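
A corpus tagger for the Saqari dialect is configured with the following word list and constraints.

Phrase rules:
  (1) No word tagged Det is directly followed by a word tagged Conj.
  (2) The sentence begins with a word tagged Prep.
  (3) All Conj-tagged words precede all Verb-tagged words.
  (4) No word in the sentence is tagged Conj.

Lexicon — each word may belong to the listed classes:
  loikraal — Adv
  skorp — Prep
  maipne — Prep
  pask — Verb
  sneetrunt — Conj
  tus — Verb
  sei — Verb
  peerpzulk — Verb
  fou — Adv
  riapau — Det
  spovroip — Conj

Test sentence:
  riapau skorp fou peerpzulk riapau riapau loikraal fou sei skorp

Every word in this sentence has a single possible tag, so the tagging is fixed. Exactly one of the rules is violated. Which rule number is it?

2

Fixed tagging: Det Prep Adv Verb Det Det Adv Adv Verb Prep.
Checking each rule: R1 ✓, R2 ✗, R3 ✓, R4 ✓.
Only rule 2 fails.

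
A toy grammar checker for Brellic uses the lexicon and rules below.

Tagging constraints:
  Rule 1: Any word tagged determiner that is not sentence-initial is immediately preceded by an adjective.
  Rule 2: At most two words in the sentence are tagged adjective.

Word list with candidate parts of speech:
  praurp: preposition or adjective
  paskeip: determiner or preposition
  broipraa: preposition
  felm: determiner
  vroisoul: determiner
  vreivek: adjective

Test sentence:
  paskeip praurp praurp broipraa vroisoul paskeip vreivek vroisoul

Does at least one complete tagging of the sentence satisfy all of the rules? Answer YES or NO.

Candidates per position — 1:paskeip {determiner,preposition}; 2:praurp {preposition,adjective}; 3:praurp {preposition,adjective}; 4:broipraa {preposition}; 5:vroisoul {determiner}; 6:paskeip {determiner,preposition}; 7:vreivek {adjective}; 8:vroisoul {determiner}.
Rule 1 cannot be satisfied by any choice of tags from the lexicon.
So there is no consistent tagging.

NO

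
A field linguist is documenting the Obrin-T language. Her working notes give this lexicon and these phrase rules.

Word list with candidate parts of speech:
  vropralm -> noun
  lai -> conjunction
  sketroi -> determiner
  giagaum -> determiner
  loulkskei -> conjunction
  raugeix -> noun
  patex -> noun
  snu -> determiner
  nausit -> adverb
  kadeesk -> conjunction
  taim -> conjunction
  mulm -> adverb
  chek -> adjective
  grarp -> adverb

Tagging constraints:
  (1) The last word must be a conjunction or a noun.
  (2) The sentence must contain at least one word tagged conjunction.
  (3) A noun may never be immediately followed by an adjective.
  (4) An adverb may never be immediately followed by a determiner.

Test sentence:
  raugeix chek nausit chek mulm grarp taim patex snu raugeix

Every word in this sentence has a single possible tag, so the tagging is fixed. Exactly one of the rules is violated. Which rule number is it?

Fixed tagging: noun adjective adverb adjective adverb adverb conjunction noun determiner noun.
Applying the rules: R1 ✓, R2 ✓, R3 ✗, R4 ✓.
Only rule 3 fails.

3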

§ §

### Work to complete
Copy all of the data exactly. Skip nothing.

### Expected output
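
A corpus tagger for the Saqari dialect is configured with the following word list and constraints.

Phrase rules:
  (1) No word tagged Det is directly followed by a word tagged Conj.
  (2) The sentence begins with a word tagged Prep.
  (3) All Conj-tagged words precede all Verb-tagged words.
  (4) No word in the sentence is tagged Conj.

Lexicon — each word may belong to the listed classes:
  loikraal — Adv
  skorp — Prep
  maipne — Prep
  pask — Verb
  sneetrunt — Conj
  tus — Verb
  sei — Verb
  peerpzulk — Verb
  fou — Adv
  riapau — Det
  spovroip — Conj

Test sentence:
  riapau skorp fou peerpzulk riapau riapau loikraal fou sei skorp

Every word in this sentence has a single possible tag, so the tagging is fixed. Exactly one of the rules is violated. Which rule number is it?

2

Fixed tagging: Det Prep Adv Verb Det Det Adv Adv Verb Prep.
Checking each rule: R1 ✓, R2 ✗, R3 ✓, R4 ✓.
Only rule 2 fails.

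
A toy grammar checker for Brellic uses the lexicon and rules below.

Tagging constraints:
  Rule 1: Any word tagged determiner that is not sentence-initial is immediately preceded by an adjective.
  Rule 2: At most two words in the sentence are tagged adjective.

Word list with candidate parts of speech:
  praurp: preposition or adjective
  paskeip: determiner or preposition
  broipraa: preposition
  felm: determiner
  vroisoul: determiner
  vreivek: adjective

Test sentence:
  paskeip praurp praurp broipraa vroisoul paskeip vreivek vroisoul

Does at least one complete tagging of the sentence satisfy all of the rules? Answer YES or NO.

Candidates per position — 1:paskeip {determiner,preposition}; 2:praurp {preposition,adjective}; 3:praurp {preposition,adjective}; 4:broipraa {preposition}; 5:vroisoul {determiner}; 6:paskeip {determiner,preposition}; 7:vreivek {adjective}; 8:vroisoul {determiner}.
Rule 1 cannot be satisfied by any choice of tags from the lexicon.
So there is no consistent tagging.

NO

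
A field linguist is documenting the Obrin-T language. Her working notes give this lexicon and these phrase rules.

Word list with candidate parts of speech:
  vropralm -> noun
  lai -> conjunction
  sketroi -> determiner
  giagaum -> determiner
  loulkskei -> conjunction
  raugeix -> noun
  patex -> noun
  snu -> determiner
  nausit -> adverb
  kadeesk -> conjunction
  taim -> conjunction
  mulm -> adverb
  chek -> adjective
  grarp -> adverb

Tagging constraints:
  (1) The last word must be a conjunction or a noun.
  (2) The sentence must contain at least one word tagged conjunction.
  (3) A noun may never be immediately followed by an adjective.
  (4) An adverb may never be immediately followed by a determiner.

Test sentence:
  raugeix chek nausit chek mulm grarp taim patex snu raugeix

Every word in this sentence has a single possible tag, so the tagging is fixed. Exactly one of the rules is violated. Which rule number is it?

Fixed tagging: noun adjective adverb adjective adverb adverb conjunction noun determiner noun.
Applying the rules: R1 ✓, R2 ✓, R3 ✗, R4 ✓.
Only rule 3 fails.

3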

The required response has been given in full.